WHAT YOU ARE ASKED TO DO: The expected result is every entry, retyped character for character.

Collected data entries:
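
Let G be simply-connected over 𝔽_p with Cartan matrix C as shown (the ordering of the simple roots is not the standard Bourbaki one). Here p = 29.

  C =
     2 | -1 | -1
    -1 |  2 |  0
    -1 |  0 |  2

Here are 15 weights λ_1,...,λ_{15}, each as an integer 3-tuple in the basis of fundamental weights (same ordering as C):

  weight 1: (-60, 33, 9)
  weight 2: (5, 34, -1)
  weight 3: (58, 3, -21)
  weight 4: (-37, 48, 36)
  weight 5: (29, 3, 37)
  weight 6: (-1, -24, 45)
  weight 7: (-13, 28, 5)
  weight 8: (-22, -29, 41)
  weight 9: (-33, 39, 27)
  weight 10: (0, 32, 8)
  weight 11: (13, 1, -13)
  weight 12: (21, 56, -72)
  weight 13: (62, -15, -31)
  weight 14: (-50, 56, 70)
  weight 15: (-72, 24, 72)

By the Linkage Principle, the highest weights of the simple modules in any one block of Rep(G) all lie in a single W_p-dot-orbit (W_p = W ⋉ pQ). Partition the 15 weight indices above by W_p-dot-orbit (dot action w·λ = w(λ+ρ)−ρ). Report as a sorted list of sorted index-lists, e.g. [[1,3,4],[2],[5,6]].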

EXERCISE SOLUTION:
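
Let G be simply-connected over 𝔽_p with Cartan matrix C as shown (the ordering of the simple roots is not the standard Bourbaki one). Here p = 29.

  C =
     2 | -1 | -1
    -1 |  2 |  0
    -1 |  0 |  2

Here are 15 weights λ_1,...,λ_{15}, each as an integer 3-tuple in the basis of fundamental weights (same ordering as C):

  weight 1: (-60, 33, 9)
  weight 2: (5, 34, -1)
  weight 3: (58, 3, -21)
  weight 4: (-37, 48, 36)
  weight 5: (29, 3, 37)
  weight 6: (-1, -24, 45)
  weight 7: (-13, 28, 5)
  weight 8: (-22, -29, 41)
  weight 9: (-33, 39, 27)
  weight 10: (0, 32, 8)
  weight 11: (13, 1, -13)
  weight 12: (21, 56, -72)
  weight 13: (62, -15, -31)
  weight 14: (-50, 56, 70)
  weight 15: (-72, 24, 72)

By the Linkage Principle, the highest weights of the simple modules in any one block of Rep(G) all lie in a single W_p-dot-orbit (W_p = W ⋉ pQ). Partition the 15 weight indices above by W_p-dot-orbit (dot action w·λ = w(λ+ρ)−ρ). Report as a sorted list of sorted index-lists, e.g. [[1,3,4],[2],[5,6]].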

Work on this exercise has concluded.